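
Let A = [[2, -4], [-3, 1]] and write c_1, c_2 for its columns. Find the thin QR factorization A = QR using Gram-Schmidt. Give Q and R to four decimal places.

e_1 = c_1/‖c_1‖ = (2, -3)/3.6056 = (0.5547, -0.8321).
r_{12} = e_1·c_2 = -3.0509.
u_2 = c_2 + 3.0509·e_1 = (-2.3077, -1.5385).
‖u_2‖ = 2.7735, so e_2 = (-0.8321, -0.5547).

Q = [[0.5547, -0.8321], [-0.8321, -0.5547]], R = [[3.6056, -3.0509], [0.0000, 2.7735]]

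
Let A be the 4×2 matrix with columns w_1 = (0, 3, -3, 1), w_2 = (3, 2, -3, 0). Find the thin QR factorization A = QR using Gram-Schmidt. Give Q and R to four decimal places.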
=-=-=-=-=
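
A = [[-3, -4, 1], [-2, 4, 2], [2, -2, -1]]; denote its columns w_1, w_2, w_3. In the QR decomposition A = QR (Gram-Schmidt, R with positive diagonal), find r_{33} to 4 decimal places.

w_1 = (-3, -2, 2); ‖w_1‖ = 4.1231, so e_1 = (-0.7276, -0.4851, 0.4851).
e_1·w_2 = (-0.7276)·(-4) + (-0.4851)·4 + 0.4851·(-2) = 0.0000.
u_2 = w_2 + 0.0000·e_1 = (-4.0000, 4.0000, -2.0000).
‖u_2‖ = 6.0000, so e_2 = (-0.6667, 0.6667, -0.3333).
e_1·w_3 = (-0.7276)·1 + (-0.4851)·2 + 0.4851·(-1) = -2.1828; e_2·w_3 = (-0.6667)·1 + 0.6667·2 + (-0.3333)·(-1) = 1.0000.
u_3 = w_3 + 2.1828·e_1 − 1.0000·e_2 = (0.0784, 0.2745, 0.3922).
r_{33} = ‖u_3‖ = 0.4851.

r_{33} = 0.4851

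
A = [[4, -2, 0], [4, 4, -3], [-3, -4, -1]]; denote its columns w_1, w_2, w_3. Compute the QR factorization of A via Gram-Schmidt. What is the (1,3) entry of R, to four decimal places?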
=-=-=-=-=
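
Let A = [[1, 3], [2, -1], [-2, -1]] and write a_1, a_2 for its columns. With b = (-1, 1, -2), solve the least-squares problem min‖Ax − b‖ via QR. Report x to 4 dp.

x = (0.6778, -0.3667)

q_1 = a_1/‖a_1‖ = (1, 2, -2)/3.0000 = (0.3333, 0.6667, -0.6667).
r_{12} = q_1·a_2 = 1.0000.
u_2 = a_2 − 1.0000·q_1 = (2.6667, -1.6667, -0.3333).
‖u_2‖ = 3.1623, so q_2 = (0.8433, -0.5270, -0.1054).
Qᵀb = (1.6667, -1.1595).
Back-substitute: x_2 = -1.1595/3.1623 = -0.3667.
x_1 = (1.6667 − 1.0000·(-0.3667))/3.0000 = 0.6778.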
=-=-=-=-=
**What this task involves:** Extract from the records above the lines from the one containing "Let A = [[2, -4], [-3, 1]]" to the one containing "Let A be the", both lines included, exactly as they appear and with nothing else.

**Result below:**
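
Let A = [[2, -4], [-3, 1]] and write c_1, c_2 for its columns. Find the thin QR factorization A = QR using Gram-Schmidt. Give Q and R to four decimal places.

e_1 = c_1/‖c_1‖ = (2, -3)/3.6056 = (0.5547, -0.8321).
r_{12} = e_1·c_2 = -3.0509.
u_2 = c_2 + 3.0509·e_1 = (-2.3077, -1.5385).
‖u_2‖ = 2.7735, so e_2 = (-0.8321, -0.5547).

Q = [[0.5547, -0.8321], [-0.8321, -0.5547]], R = [[3.6056, -3.0509], [0.0000, 2.7735]]

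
Let A be the 4×2 matrix with columns w_1 = (0, 3, -3, 1), w_2 = (3, 2, -3, 0). Find the thin QR factorization A = QR using Gram-Schmidt. Give Q and R to four decimal places.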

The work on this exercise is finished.